» **PROBLEM TO SOLVE**:
Print the data that follows again, keeping every line exact.

# # # # #

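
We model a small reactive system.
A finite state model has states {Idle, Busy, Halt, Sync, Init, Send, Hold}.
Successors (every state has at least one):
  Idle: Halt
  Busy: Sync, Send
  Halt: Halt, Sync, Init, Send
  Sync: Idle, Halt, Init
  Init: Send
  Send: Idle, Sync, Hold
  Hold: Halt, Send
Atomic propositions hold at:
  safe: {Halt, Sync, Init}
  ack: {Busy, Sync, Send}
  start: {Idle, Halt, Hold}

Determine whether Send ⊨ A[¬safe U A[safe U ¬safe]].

Sat(¬safe) = {Idle, Busy, Send, Hold}
A[safe U ¬safe]: least fixpoint, start Z0 = Sat(¬safe) = {Idle, Busy, Send, Hold}, add states in Sat(safe) with every successor in Z. Z1 = {Idle, Busy, Init, Send, Hold}; fixed.
Sat(A[safe U ¬safe]) = {Idle, Busy, Init, Send, Hold}
A[¬safe U A[safe U ¬safe]]: least fixpoint, start Z0 = Sat(A[safe U ¬safe]) = {Idle, Busy, Init, Send, Hold}, add states in Sat(¬safe) with every successor in Z. Already a fixed point.
Sat(A[¬safe U A[safe U ¬safe]]) = {Idle, Busy, Init, Send, Hold}
Send ∈ Sat(A[¬safe U A[safe U ¬safe]]) = {Idle, Busy, Init, Send, Hold}, so the formula holds at Send.

Yes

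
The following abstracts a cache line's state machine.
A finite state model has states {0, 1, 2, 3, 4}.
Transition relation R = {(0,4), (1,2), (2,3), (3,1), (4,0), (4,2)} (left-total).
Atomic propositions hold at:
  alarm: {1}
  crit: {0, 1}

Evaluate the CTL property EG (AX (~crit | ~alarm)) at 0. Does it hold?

Yes

Sat(~crit) = {2, 3, 4}
Sat(~alarm) = {0, 2, 3, 4}
Sat(~crit | ~alarm) = {0, 2, 3, 4}
Sat(AX (~crit | ~alarm)) = {s : every successor in {0, 2, 3, 4}} = {0, 1, 2, 4}
EG (AX (~crit | ~alarm)): greatest fixpoint, start Z0 = {0, 1, 2, 4}, keep only states in Sat with some successor in Z. Z1 = {0, 1, 4}; Z2 = {0, 4}; fixed.
Sat(EG (AX (~crit | ~alarm))) = {0, 4}
0 ∈ Sat(EG (AX (~crit | ~alarm))) = {0, 4}, so the formula holds at 0.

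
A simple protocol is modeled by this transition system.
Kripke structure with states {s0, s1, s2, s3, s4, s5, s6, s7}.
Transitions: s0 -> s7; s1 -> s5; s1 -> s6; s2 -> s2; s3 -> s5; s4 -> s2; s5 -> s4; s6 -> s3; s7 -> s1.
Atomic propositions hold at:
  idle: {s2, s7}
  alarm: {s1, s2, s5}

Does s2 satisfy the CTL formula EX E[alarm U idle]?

Yes

E[alarm U idle]: least fixpoint, start Z0 = Sat(idle) = {s2, s7}, add states in Sat(alarm) with some successor in Z. Already a fixed point.
Sat(E[alarm U idle]) = {s2, s7}
Sat(EX E[alarm U idle]) = {s : some successor in {s2, s7}} = {s0, s2, s4}
s2 ∈ Sat(EX E[alarm U idle]) = {s0, s2, s4}, so the formula holds at s2.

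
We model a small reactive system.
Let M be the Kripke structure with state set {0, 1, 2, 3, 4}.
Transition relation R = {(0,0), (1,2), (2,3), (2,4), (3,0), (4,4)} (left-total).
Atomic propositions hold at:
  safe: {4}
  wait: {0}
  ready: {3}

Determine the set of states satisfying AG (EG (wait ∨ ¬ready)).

{0, 4}

Sat(¬ready) = {0, 1, 2, 4}
Sat(wait ∨ ¬ready) = {0, 1, 2, 4}
EG (wait ∨ ¬ready): greatest fixpoint, start Z0 = {0, 1, 2, 4}, keep only states in Sat with some successor in Z. Already a fixed point.
Sat(EG (wait ∨ ¬ready)) = {0, 1, 2, 4}
AG (EG (wait ∨ ¬ready)): greatest fixpoint, start Z0 = {0, 1, 2, 4}, keep only states in Sat with every successor in Z. Z1 = {0, 1, 4}; Z2 = {0, 4}; fixed.
Sat(AG (EG (wait ∨ ¬ready))) = {0, 4}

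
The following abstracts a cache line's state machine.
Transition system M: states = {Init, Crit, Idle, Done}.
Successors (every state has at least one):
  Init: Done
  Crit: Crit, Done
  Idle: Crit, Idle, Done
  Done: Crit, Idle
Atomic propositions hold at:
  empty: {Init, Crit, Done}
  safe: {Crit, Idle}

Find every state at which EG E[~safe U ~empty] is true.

{Init, Idle, Done}

Sat(~safe) = {Init, Done}
Sat(~empty) = {Idle}
E[~safe U ~empty]: least fixpoint, start Z0 = Sat(~empty) = {Idle}, add states in Sat(~safe) with some successor in Z. Z1 = {Idle, Done}; Z2 = {Init, Idle, Done}; fixed.
Sat(E[~safe U ~empty]) = {Init, Idle, Done}
EG E[~safe U ~empty]: greatest fixpoint, start Z0 = {Init, Idle, Done}, keep only states in Sat with some successor in Z. Already a fixed point.
Sat(EG E[~safe U ~empty]) = {Init, Idle, Done}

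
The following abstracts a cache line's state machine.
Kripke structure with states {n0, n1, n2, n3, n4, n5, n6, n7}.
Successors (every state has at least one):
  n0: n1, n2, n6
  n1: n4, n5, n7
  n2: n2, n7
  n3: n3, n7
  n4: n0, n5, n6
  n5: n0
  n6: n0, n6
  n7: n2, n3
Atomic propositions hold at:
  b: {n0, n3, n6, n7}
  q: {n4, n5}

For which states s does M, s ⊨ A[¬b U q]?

{n4, n5}

Sat(¬b) = {n1, n2, n4, n5}
A[¬b U q]: least fixpoint, start Z0 = Sat(q) = {n4, n5}, add states in Sat(¬b) with every successor in Z. Already a fixed point.
Sat(A[¬b U q]) = {n4, n5}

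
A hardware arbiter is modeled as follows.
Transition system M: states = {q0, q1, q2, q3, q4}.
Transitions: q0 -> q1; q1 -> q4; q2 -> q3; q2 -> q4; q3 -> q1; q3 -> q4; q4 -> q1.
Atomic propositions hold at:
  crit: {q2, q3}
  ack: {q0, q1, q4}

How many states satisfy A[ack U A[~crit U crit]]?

2

Sat(~crit) = {q0, q1, q4}
A[~crit U crit]: least fixpoint, start Z0 = Sat(crit) = {q2, q3}, add states in Sat(~crit) with every successor in Z. Already a fixed point.
Sat(A[~crit U crit]) = {q2, q3}
A[ack U A[~crit U crit]]: least fixpoint, start Z0 = Sat(A[~crit U crit]) = {q2, q3}, add states in Sat(ack) with every successor in Z. Already a fixed point.
Sat(A[ack U A[~crit U crit]]) = {q2, q3}
|Sat(A[ack U A[~crit U crit]])| = |{q2, q3}| = 2.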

# # # # #

» **RESPONSE FOR THIS EXERCISE**:
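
We model a small reactive system.
A finite state model has states {Idle, Busy, Halt, Sync, Init, Send, Hold}.
Successors (every state has at least one):
  Idle: Halt
  Busy: Sync, Send
  Halt: Halt, Sync, Init, Send
  Sync: Idle, Halt, Init
  Init: Send
  Send: Idle, Sync, Hold
  Hold: Halt, Send
Atomic propositions hold at:
  safe: {Halt, Sync, Init}
  ack: {Busy, Sync, Send}
  start: {Idle, Halt, Hold}

Determine whether Send ⊨ A[¬safe U A[safe U ¬safe]].

Sat(¬safe) = {Idle, Busy, Send, Hold}
A[safe U ¬safe]: least fixpoint, start Z0 = Sat(¬safe) = {Idle, Busy, Send, Hold}, add states in Sat(safe) with every successor in Z. Z1 = {Idle, Busy, Init, Send, Hold}; fixed.
Sat(A[safe U ¬safe]) = {Idle, Busy, Init, Send, Hold}
A[¬safe U A[safe U ¬safe]]: least fixpoint, start Z0 = Sat(A[safe U ¬safe]) = {Idle, Busy, Init, Send, Hold}, add states in Sat(¬safe) with every successor in Z. Already a fixed point.
Sat(A[¬safe U A[safe U ¬safe]]) = {Idle, Busy, Init, Send, Hold}
Send ∈ Sat(A[¬safe U A[safe U ¬safe]]) = {Idle, Busy, Init, Send, Hold}, so the formula holds at Send.

Yes

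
The following abstracts a cache line's state machine.
A finite state model has states {0, 1, 2, 3, 4}.
Transition relation R = {(0,4), (1,2), (2,3), (3,1), (4,0), (4,2)} (left-total).
Atomic propositions hold at:
  alarm: {1}
  crit: {0, 1}

Evaluate the CTL property EG (AX (~crit | ~alarm)) at 0. Does it hold?

Yes

Sat(~crit) = {2, 3, 4}
Sat(~alarm) = {0, 2, 3, 4}
Sat(~crit | ~alarm) = {0, 2, 3, 4}
Sat(AX (~crit | ~alarm)) = {s : every successor in {0, 2, 3, 4}} = {0, 1, 2, 4}
EG (AX (~crit | ~alarm)): greatest fixpoint, start Z0 = {0, 1, 2, 4}, keep only states in Sat with some successor in Z. Z1 = {0, 1, 4}; Z2 = {0, 4}; fixed.
Sat(EG (AX (~crit | ~alarm))) = {0, 4}
0 ∈ Sat(EG (AX (~crit | ~alarm))) = {0, 4}, so the formula holds at 0.

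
A simple protocol is modeled by this transition system.
Kripke structure with states {s0, s1, s2, s3, s4, s5, s6, s7}.
Transitions: s0 -> s7; s1 -> s5; s1 -> s6; s2 -> s2; s3 -> s5; s4 -> s2; s5 -> s4; s6 -> s3; s7 -> s1.
Atomic propositions hold at:
  idle: {s2, s7}
  alarm: {s1, s2, s5}

Does s2 satisfy the CTL formula EX E[alarm U idle]?

Yes

E[alarm U idle]: least fixpoint, start Z0 = Sat(idle) = {s2, s7}, add states in Sat(alarm) with some successor in Z. Already a fixed point.
Sat(E[alarm U idle]) = {s2, s7}
Sat(EX E[alarm U idle]) = {s : some successor in {s2, s7}} = {s0, s2, s4}
s2 ∈ Sat(EX E[alarm U idle]) = {s0, s2, s4}, so the formula holds at s2.

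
We model a small reactive system.
Let M be the Kripke structure with state set {0, 1, 2, 3, 4}.
Transition relation R = {(0,0), (1,2), (2,3), (2,4), (3,0), (4,4)} (left-total).
Atomic propositions hold at:
  safe: {4}
  wait: {0}
  ready: {3}

Determine the set of states satisfying AG (EG (wait ∨ ¬ready)).

{0, 4}

Sat(¬ready) = {0, 1, 2, 4}
Sat(wait ∨ ¬ready) = {0, 1, 2, 4}
EG (wait ∨ ¬ready): greatest fixpoint, start Z0 = {0, 1, 2, 4}, keep only states in Sat with some successor in Z. Already a fixed point.
Sat(EG (wait ∨ ¬ready)) = {0, 1, 2, 4}
AG (EG (wait ∨ ¬ready)): greatest fixpoint, start Z0 = {0, 1, 2, 4}, keep only states in Sat with every successor in Z. Z1 = {0, 1, 4}; Z2 = {0, 4}; fixed.
Sat(AG (EG (wait ∨ ¬ready))) = {0, 4}

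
The following abstracts a cache line's state machine.
Transition system M: states = {Init, Crit, Idle, Done}.
Successors (every state has at least one):
  Init: Done
  Crit: Crit, Done
  Idle: Crit, Idle, Done
  Done: Crit, Idle
Atomic propositions hold at:
  empty: {Init, Crit, Done}
  safe: {Crit, Idle}

Find every state at which EG E[~safe U ~empty] is true.

{Init, Idle, Done}

Sat(~safe) = {Init, Done}
Sat(~empty) = {Idle}
E[~safe U ~empty]: least fixpoint, start Z0 = Sat(~empty) = {Idle}, add states in Sat(~safe) with some successor in Z. Z1 = {Idle, Done}; Z2 = {Init, Idle, Done}; fixed.
Sat(E[~safe U ~empty]) = {Init, Idle, Done}
EG E[~safe U ~empty]: greatest fixpoint, start Z0 = {Init, Idle, Done}, keep only states in Sat with some successor in Z. Already a fixed point.
Sat(EG E[~safe U ~empty]) = {Init, Idle, Done}

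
The following abstracts a cache line's state machine.
Kripke structure with states {n0, n1, n2, n3, n4, n5, n6, n7}.
Successors (every state has at least one):
  n0: n1, n2, n6
  n1: n4, n5, n7
  n2: n2, n7
  n3: n3, n7
  n4: n0, n5, n6
  n5: n0
  n6: n0, n6
  n7: n2, n3
Atomic propositions hold at:
  b: {n0, n3, n6, n7}
  q: {n4, n5}

For which states s does M, s ⊨ A[¬b U q]?

{n4, n5}

Sat(¬b) = {n1, n2, n4, n5}
A[¬b U q]: least fixpoint, start Z0 = Sat(q) = {n4, n5}, add states in Sat(¬b) with every successor in Z. Already a fixed point.
Sat(A[¬b U q]) = {n4, n5}

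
A hardware arbiter is modeled as follows.
Transition system M: states = {q0, q1, q2, q3, q4}.
Transitions: q0 -> q1; q1 -> q4; q2 -> q3; q2 -> q4; q3 -> q1; q3 -> q4; q4 -> q1.
Atomic propositions hold at:
  crit: {q2, q3}
  ack: {q0, q1, q4}

How many states satisfy A[ack U A[~crit U crit]]?

2

Sat(~crit) = {q0, q1, q4}
A[~crit U crit]: least fixpoint, start Z0 = Sat(crit) = {q2, q3}, add states in Sat(~crit) with every successor in Z. Already a fixed point.
Sat(A[~crit U crit]) = {q2, q3}
A[ack U A[~crit U crit]]: least fixpoint, start Z0 = Sat(A[~crit U crit]) = {q2, q3}, add states in Sat(ack) with every successor in Z. Already a fixed point.
Sat(A[ack U A[~crit U crit]]) = {q2, q3}
|Sat(A[ack U A[~crit U crit]])| = |{q2, q3}| = 2.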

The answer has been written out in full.